• Assignment: Find the word "depth" in the data, then copy each line where it is found.

(Stored items)
# # #

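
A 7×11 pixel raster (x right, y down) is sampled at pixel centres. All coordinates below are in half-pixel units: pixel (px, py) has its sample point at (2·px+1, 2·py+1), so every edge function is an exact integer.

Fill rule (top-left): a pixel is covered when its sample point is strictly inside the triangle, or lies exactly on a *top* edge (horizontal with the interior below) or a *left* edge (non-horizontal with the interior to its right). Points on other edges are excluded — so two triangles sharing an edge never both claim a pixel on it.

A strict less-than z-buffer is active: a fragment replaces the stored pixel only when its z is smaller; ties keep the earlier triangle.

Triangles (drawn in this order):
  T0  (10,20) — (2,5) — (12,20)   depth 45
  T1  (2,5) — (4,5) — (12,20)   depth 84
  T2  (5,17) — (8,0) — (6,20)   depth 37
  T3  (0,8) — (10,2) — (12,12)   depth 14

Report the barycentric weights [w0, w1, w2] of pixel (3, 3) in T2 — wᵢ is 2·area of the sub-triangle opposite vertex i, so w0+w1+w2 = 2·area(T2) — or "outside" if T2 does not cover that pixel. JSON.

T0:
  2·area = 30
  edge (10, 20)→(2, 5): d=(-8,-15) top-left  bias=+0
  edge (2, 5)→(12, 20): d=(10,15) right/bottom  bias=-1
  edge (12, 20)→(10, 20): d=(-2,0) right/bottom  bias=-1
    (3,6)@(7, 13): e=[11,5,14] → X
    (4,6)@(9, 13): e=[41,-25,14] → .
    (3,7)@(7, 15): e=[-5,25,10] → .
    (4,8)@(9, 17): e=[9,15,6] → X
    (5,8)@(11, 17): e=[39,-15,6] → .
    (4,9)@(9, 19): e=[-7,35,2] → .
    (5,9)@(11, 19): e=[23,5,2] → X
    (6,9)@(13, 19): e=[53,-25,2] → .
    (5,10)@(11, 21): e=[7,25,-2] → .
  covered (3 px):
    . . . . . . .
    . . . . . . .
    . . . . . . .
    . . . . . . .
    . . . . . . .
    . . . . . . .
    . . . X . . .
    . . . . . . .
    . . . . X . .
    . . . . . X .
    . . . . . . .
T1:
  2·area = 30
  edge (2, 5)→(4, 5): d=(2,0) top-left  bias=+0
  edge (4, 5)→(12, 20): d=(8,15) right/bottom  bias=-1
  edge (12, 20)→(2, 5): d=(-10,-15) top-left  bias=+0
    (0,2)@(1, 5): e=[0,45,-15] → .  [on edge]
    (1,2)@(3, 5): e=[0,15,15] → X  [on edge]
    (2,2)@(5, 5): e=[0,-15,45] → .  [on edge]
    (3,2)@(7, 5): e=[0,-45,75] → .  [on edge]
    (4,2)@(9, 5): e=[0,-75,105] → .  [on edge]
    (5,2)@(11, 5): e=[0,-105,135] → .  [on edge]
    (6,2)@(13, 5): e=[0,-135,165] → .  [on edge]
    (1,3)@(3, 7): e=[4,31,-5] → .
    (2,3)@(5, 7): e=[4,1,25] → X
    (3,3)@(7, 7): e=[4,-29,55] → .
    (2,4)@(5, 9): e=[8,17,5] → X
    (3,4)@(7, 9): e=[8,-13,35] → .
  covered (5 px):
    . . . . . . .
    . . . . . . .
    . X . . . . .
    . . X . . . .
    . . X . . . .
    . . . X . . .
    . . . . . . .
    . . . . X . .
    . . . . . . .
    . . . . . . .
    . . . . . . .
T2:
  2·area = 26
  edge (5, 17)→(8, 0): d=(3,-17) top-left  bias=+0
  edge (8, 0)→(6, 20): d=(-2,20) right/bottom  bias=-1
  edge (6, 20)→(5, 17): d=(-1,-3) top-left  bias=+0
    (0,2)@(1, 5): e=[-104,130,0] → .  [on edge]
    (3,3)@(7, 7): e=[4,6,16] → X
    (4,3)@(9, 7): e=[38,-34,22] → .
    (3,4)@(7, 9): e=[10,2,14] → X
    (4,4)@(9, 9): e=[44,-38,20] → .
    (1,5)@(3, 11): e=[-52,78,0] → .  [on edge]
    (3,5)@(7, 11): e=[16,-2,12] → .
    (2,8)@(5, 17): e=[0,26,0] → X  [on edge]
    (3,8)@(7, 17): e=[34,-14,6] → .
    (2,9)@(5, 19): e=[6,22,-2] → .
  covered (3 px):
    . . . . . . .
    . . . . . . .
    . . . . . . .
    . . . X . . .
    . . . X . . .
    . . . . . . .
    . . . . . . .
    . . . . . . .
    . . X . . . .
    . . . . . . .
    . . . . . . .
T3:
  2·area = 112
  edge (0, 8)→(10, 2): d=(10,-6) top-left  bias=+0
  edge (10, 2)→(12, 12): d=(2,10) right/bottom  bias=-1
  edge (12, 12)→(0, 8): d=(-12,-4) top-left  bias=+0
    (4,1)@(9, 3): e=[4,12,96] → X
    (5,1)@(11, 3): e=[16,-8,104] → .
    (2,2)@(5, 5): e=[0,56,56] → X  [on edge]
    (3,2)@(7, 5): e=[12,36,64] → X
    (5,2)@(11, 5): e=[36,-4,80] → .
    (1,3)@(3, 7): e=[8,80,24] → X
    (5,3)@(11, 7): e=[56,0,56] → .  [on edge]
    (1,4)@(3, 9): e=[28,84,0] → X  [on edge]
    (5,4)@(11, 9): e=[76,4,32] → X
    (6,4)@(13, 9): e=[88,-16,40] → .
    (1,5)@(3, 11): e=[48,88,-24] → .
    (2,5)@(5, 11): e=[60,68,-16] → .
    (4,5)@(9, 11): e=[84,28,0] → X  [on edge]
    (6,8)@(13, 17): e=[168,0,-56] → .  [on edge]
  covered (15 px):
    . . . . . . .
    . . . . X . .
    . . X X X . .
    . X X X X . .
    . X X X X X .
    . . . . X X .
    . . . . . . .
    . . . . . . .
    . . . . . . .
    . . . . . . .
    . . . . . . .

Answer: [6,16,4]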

# # #

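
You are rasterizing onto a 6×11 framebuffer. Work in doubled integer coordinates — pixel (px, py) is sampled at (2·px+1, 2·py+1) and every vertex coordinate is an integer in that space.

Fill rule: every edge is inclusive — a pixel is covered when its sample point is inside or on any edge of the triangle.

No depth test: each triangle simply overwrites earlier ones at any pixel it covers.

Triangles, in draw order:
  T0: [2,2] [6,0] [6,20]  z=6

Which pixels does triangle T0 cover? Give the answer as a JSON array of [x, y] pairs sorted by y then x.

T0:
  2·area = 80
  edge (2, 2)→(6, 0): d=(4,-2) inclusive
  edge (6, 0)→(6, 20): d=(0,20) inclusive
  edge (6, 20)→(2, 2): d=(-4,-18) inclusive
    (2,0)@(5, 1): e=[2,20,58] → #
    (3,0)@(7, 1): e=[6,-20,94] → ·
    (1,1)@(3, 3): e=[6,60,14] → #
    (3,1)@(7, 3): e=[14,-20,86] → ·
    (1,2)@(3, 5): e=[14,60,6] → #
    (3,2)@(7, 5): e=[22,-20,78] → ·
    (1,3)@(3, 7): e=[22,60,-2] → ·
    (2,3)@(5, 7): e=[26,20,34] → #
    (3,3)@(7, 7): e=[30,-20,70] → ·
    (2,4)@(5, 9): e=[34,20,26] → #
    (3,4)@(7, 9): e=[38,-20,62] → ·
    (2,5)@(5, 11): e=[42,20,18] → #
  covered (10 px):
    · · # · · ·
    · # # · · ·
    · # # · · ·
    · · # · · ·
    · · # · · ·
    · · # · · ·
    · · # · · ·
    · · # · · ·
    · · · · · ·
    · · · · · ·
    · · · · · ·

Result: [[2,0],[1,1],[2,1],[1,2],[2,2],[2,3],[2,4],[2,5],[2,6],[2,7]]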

# # #

• Task response:
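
  T0  (10,20) — (2,5) — (12,20)   depth 45
  T1  (2,5) — (4,5) — (12,20)   depth 84
  T2  (5,17) — (8,0) — (6,20)   depth 37
  T3  (0,8) — (10,2) — (12,12)   depth 14
No depth test: each triangle simply overwrites earlier ones at any pixel it covers.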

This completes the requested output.